Task to carry out: Reproduce the full set of records verbatim.

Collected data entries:

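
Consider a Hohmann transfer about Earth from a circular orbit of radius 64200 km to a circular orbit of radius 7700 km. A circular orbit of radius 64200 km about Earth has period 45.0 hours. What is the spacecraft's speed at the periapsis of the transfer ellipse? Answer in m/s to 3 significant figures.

v = 9610 m/s

From Kepler's third law T² = 4π²r³/μ at r = 64200 km, T = 45.0 hours = 45.0 × 3600 s = 1.620×10^5 s: μ = 4π²r³/T² = 3.98047×10^5 km³/s².
The Hohmann ellipse has a_t = (r₁ + r₂)/2 = 35950 km.
At periapsis, r = 7700 km.
Applying v² = μ(2/r − 1/a_t): v = 9.608 km/s.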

Task solution:
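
Consider a Hohmann transfer about Earth from a circular orbit of radius 64200 km to a circular orbit of radius 7700 km. A circular orbit of radius 64200 km about Earth has period 45.0 hours. What is the spacecraft's speed at the periapsis of the transfer ellipse? Answer in m/s to 3 significant figures.

v = 9610 m/s

From Kepler's third law T² = 4π²r³/μ at r = 64200 km, T = 45.0 hours = 45.0 × 3600 s = 1.620×10^5 s: μ = 4π²r³/T² = 3.98047×10^5 km³/s².
The Hohmann ellipse has a_t = (r₁ + r₂)/2 = 35950 km.
At periapsis, r = 7700 km.
Applying v² = μ(2/r − 1/a_t): v = 9.608 km/s.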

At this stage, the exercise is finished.